- _REQUIRED WORK_
In the data, find each line where the word "record" appears and list that line.

- _DATA SHOWN_
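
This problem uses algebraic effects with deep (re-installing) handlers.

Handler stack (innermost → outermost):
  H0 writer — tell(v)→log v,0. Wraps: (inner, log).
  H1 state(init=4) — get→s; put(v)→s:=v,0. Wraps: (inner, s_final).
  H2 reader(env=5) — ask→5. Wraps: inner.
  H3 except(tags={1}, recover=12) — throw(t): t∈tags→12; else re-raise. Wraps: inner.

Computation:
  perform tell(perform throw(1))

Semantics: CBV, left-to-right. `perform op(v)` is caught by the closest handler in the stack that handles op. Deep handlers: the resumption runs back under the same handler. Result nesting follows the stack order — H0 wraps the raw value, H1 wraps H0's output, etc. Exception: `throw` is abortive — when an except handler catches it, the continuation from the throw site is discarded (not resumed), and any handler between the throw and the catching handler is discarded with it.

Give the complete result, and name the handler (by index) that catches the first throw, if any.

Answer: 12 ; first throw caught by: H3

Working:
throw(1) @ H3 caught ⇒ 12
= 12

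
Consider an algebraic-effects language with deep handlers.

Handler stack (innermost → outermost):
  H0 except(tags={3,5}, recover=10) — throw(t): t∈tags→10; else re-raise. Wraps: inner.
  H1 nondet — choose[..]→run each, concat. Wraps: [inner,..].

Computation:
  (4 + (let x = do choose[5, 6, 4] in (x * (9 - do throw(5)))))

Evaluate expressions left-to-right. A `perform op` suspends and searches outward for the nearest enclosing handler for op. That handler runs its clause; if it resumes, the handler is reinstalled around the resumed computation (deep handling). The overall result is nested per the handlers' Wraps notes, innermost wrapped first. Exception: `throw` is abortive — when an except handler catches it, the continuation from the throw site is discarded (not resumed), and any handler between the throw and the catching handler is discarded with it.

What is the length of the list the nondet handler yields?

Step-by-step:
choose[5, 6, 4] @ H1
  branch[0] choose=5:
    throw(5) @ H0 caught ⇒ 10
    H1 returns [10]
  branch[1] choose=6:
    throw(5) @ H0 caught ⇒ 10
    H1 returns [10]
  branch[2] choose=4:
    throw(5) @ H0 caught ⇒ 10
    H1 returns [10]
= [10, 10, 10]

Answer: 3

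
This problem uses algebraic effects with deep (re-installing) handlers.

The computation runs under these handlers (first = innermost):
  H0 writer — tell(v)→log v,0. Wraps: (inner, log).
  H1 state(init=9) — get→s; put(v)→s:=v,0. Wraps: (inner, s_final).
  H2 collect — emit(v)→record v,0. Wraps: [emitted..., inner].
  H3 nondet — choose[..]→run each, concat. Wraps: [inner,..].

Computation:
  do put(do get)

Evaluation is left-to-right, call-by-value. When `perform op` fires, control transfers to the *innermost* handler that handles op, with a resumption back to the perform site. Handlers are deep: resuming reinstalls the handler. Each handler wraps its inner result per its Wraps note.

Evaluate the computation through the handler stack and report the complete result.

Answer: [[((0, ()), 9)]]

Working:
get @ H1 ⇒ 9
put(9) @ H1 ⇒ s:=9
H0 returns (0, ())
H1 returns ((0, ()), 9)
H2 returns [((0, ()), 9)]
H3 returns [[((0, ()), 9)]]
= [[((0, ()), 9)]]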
...
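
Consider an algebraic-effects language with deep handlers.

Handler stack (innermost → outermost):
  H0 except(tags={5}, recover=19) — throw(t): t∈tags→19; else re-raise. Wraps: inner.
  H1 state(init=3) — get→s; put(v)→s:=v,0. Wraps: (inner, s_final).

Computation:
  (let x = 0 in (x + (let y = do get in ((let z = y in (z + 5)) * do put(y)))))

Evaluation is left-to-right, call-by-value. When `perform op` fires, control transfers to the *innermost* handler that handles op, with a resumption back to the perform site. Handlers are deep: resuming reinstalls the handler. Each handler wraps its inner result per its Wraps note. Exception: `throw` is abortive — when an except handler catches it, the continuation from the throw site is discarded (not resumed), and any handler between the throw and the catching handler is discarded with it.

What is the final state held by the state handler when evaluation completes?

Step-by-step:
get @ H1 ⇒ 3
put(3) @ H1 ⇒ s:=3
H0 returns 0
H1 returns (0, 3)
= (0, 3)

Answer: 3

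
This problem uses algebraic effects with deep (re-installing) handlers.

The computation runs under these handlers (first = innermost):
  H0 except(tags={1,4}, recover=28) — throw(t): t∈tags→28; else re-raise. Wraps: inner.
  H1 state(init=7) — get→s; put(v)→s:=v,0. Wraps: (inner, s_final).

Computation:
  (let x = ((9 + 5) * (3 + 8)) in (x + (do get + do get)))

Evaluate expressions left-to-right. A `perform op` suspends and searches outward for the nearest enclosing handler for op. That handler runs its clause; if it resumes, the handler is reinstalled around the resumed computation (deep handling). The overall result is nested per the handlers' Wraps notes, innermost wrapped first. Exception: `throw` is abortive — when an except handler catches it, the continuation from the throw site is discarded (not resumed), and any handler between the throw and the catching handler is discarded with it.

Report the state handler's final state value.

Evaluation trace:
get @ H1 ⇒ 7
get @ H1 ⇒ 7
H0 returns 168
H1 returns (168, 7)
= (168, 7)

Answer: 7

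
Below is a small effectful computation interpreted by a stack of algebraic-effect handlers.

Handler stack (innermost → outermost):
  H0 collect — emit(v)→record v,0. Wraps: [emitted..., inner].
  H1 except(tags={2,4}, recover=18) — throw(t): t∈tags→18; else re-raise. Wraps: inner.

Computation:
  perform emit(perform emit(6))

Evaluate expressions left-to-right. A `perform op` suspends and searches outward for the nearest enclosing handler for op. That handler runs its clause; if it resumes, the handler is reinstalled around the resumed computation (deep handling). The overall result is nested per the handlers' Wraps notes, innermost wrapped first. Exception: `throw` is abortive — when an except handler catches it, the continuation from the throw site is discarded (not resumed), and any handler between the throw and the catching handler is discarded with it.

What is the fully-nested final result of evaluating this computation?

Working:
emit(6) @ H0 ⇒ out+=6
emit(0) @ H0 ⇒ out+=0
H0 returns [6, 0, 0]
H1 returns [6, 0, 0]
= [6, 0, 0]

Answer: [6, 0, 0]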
---
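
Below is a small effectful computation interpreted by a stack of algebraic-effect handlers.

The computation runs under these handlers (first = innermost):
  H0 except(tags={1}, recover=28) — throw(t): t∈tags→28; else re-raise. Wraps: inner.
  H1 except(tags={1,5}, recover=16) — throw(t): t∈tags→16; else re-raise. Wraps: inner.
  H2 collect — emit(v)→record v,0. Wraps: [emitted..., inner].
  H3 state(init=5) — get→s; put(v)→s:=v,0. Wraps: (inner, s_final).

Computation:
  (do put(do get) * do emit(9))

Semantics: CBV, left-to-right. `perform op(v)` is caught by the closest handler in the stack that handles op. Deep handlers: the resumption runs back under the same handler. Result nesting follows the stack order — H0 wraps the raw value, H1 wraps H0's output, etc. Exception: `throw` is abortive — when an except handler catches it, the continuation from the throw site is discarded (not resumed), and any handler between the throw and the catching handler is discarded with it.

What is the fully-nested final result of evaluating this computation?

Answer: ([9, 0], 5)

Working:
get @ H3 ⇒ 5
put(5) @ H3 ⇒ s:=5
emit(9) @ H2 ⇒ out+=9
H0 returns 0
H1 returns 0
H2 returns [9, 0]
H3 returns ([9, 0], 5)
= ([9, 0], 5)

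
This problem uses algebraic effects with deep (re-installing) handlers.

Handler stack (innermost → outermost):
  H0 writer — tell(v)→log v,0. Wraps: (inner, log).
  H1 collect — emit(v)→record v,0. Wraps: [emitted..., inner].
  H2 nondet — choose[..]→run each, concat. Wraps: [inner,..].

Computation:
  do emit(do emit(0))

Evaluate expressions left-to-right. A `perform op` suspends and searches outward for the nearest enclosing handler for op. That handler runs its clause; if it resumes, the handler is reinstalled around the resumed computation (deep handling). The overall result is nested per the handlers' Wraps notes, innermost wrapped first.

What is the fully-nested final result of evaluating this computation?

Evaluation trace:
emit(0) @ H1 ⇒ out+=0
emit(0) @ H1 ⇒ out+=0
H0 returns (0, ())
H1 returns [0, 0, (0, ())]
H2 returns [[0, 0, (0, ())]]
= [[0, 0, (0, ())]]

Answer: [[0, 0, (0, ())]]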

- _OUTPUT_
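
  H2 collect — emit(v)→record v,0. Wraps: [emitted..., inner].
  H0 collect — emit(v)→record v,0. Wraps: [emitted..., inner].
  H2 collect — emit(v)→record v,0. Wraps: [emitted..., inner].
  H1 collect — emit(v)→record v,0. Wraps: [emitted..., inner].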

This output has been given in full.